[THE TASK]: Starting at the top line and ending at the last, restate the records exactly.

Dataset entries:

_ _ _

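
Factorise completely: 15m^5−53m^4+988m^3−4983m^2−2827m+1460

Among the possible rational roots, m = 1/3 is a root, giving the factor (3m−1) and quotient 5m^4−16m^3+324m^2−1553m−1460.
Continuing, m = 5 is a root, so (m−5) is a factor; dividing leaves 5m^3+9m^2+369m+292.
Then m = −4/5 is a root, so (5m+4) divides it; the quotient is m^2+m+73.
The quadratic m^2+m+73 has discriminant −291 < 0 and is irreducible over ℤ.

(3m−1)(5m+4)(m−5)(m^2+m+73)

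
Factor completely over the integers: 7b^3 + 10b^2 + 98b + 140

Group as (7b^3 + 98b) + (10b^2 + 140) = 7b(b^2 + 14) + 10(b^2 + 14).
Both groups share the factor (b^2 + 14).

(7b + 10)(b^2 + 14)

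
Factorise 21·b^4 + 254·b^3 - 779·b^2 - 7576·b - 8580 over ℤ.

(3·b + 11)·(7·b + 10)·(b + 13)·(b - 6)

Testing divisors of the constant over divisors of the leading coefficient, b = 6 is a root, so (b - 6) divides it; the quotient is 21·b^3 + 380·b^2 + 1501·b + 1430.
Next, b = -10/7 is a root, so (7·b + 10) is a factor; dividing leaves 3·b^2 + 50·b + 143.
The remaining quadratic factors as (3·b + 11)(b + 13).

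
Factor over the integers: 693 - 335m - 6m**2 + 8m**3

(2m - 11)(4m - 9)(m + 7)

Testing divisors of the constant over divisors of the leading coefficient, m = 11/2 is a root, so (2m - 11) divides it; the quotient is 4m**2 + 19m - 63.
The remaining quadratic factors as (m + 7)(4m - 9).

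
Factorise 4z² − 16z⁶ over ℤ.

Every term has a factor of 4z²; factoring it out leaves −4z⁴ + 1.
Recognize a difference of squares with the parts 1 and 2z².

−4z²(2z² + 1)(2z² − 1)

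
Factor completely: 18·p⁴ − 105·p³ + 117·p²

Pull out the common factor 3·p², then factor the remaining trinomial.

3·p²·(2·p − 3)·(3·p − 13)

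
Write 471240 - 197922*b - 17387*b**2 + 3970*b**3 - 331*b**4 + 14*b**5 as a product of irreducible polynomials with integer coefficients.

(2*b + 11)*(7*b - 15)*(b - 14)*(b**2 - 13*b + 204)

Among the possible rational roots, b = 14 is a root, so (b - 14) is a factor; dividing leaves 14*b**4 - 135*b**3 + 2080*b**2 + 11733*b - 33660.
Then b = 15/7 is a root, so (7*b - 15) divides it; the quotient is 2*b**3 - 15*b**2 + 265*b + 2244.
Then b = -11/2 is a root, so (2*b + 11) divides it; the quotient is b**2 - 13*b + 204.
The quadratic b**2 - 13*b + 204 has discriminant -647 < 0 and is irreducible over ℤ.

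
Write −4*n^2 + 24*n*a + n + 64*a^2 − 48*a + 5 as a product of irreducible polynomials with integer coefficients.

−(n − 8*a + 1)*(4*n + 8*a − 5)

Group: −4*n*(n − 8*a + 1) + (−8*a + 5)*(n − 8*a + 1); both groups contain (n − 8*a + 1).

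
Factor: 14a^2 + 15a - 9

Need a pair with product 14·(-9) = -126 and sum 15: that's 21 and -6.
Split the middle term: 14a^2 + 21a - 6a - 9 = 7a(2a + 3) - 3(2a + 3).

(2a + 3)(7a - 3)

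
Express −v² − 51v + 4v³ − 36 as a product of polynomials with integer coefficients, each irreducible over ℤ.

(4v + 3)(v + 3)(v − 4)

Among the possible rational roots, v = −3/4 is a root, so (4v + 3) is a factor; dividing leaves v² − v − 12.
The remaining quadratic factors as (v − 4)(v + 3).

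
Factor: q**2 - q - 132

(q + 11)(q - 12)

Two integers with product -132 and sum -1 are 11 and -12.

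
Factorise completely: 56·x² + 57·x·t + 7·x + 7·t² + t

Group: 8·x·(7·x + t) + (7·t + 1)·(7·x + t); both groups contain (7·x + t).

(8·x + 7·t + 1)·(7·x + t)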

_ _ _

[RESPONSE FOR THIS EXERCISE]:
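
Factorise completely: 15m^5−53m^4+988m^3−4983m^2−2827m+1460

Among the possible rational roots, m = 1/3 is a root, giving the factor (3m−1) and quotient 5m^4−16m^3+324m^2−1553m−1460.
Continuing, m = 5 is a root, so (m−5) is a factor; dividing leaves 5m^3+9m^2+369m+292.
Then m = −4/5 is a root, so (5m+4) divides it; the quotient is m^2+m+73.
The quadratic m^2+m+73 has discriminant −291 < 0 and is irreducible over ℤ.

(3m−1)(5m+4)(m−5)(m^2+m+73)

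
Factor completely over the integers: 7b^3 + 10b^2 + 98b + 140

Group as (7b^3 + 98b) + (10b^2 + 140) = 7b(b^2 + 14) + 10(b^2 + 14).
Both groups share the factor (b^2 + 14).

(7b + 10)(b^2 + 14)

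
Factorise 21·b^4 + 254·b^3 - 779·b^2 - 7576·b - 8580 over ℤ.

(3·b + 11)·(7·b + 10)·(b + 13)·(b - 6)

Testing divisors of the constant over divisors of the leading coefficient, b = 6 is a root, so (b - 6) divides it; the quotient is 21·b^3 + 380·b^2 + 1501·b + 1430.
Next, b = -10/7 is a root, so (7·b + 10) is a factor; dividing leaves 3·b^2 + 50·b + 143.
The remaining quadratic factors as (3·b + 11)(b + 13).

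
Factor over the integers: 693 - 335m - 6m**2 + 8m**3

(2m - 11)(4m - 9)(m + 7)

Testing divisors of the constant over divisors of the leading coefficient, m = 11/2 is a root, so (2m - 11) divides it; the quotient is 4m**2 + 19m - 63.
The remaining quadratic factors as (m + 7)(4m - 9).

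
Factorise 4z² − 16z⁶ over ℤ.

Every term has a factor of 4z²; factoring it out leaves −4z⁴ + 1.
Recognize a difference of squares with the parts 1 and 2z².

−4z²(2z² + 1)(2z² − 1)

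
Factor completely: 18·p⁴ − 105·p³ + 117·p²

Pull out the common factor 3·p², then factor the remaining trinomial.

3·p²·(2·p − 3)·(3·p − 13)

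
Write 471240 - 197922*b - 17387*b**2 + 3970*b**3 - 331*b**4 + 14*b**5 as a product of irreducible polynomials with integer coefficients.

(2*b + 11)*(7*b - 15)*(b - 14)*(b**2 - 13*b + 204)

Among the possible rational roots, b = 14 is a root, so (b - 14) is a factor; dividing leaves 14*b**4 - 135*b**3 + 2080*b**2 + 11733*b - 33660.
Then b = 15/7 is a root, so (7*b - 15) divides it; the quotient is 2*b**3 - 15*b**2 + 265*b + 2244.
Then b = -11/2 is a root, so (2*b + 11) divides it; the quotient is b**2 - 13*b + 204.
The quadratic b**2 - 13*b + 204 has discriminant -647 < 0 and is irreducible over ℤ.

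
Write −4*n^2 + 24*n*a + n + 64*a^2 − 48*a + 5 as a product of irreducible polynomials with integer coefficients.

−(n − 8*a + 1)*(4*n + 8*a − 5)

Group: −4*n*(n − 8*a + 1) + (−8*a + 5)*(n − 8*a + 1); both groups contain (n − 8*a + 1).

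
Factor: 14a^2 + 15a - 9

Need a pair with product 14·(-9) = -126 and sum 15: that's 21 and -6.
Split the middle term: 14a^2 + 21a - 6a - 9 = 7a(2a + 3) - 3(2a + 3).

(2a + 3)(7a - 3)

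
Express −v² − 51v + 4v³ − 36 as a product of polynomials with integer coefficients, each irreducible over ℤ.

(4v + 3)(v + 3)(v − 4)

Among the possible rational roots, v = −3/4 is a root, so (4v + 3) is a factor; dividing leaves v² − v − 12.
The remaining quadratic factors as (v − 4)(v + 3).

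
Factor: q**2 - q - 132

(q + 11)(q - 12)

Two integers with product -132 and sum -1 are 11 and -12.

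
Factorise completely: 56·x² + 57·x·t + 7·x + 7·t² + t

Group: 8·x·(7·x + t) + (7·t + 1)·(7·x + t); both groups contain (7·x + t).

(8·x + 7·t + 1)·(7·x + t)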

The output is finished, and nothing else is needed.